INSTRUCTIONS TO FOLLOW
Repeat every line of the data verbatim.

Saved entries
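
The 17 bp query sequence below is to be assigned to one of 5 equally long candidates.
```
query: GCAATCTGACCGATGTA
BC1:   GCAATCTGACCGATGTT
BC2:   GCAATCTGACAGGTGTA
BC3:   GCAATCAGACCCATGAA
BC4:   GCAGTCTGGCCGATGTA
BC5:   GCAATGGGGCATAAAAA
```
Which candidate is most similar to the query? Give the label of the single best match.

Hamming distances to query — BC1: 1; BC2: 2; BC3: 3; BC4: 2; BC5: 8.
Smallest is BC1 with 1 mismatch.

BC1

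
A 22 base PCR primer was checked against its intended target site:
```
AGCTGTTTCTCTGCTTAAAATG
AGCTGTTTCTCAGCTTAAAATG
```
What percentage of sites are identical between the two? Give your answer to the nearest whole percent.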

ANSWER BELOW
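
The 17 bp query sequence below is to be assigned to one of 5 equally long candidates.
```
query: GCAATCTGACCGATGTA
BC1:   GCAATCTGACCGATGTT
BC2:   GCAATCTGACAGGTGTA
BC3:   GCAATCAGACCCATGAA
BC4:   GCAGTCTGGCCGATGTA
BC5:   GCAATGGGGCATAAAAA
```
Which candidate is most similar to the query? Give the label of the single best match.

Hamming distances to query — BC1: 1; BC2: 2; BC3: 3; BC4: 2; BC5: 8.
Smallest is BC1 with 1 mismatch.

BC1

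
A 22 base PCR primer was checked against its intended target site:
```
AGCTGTTTCTCTGCTTAAAATG
AGCTGTTTCTCAGCTTAAAATG
```
What percentage of sites are identical between the two? Give your answer to the nearest whole percent.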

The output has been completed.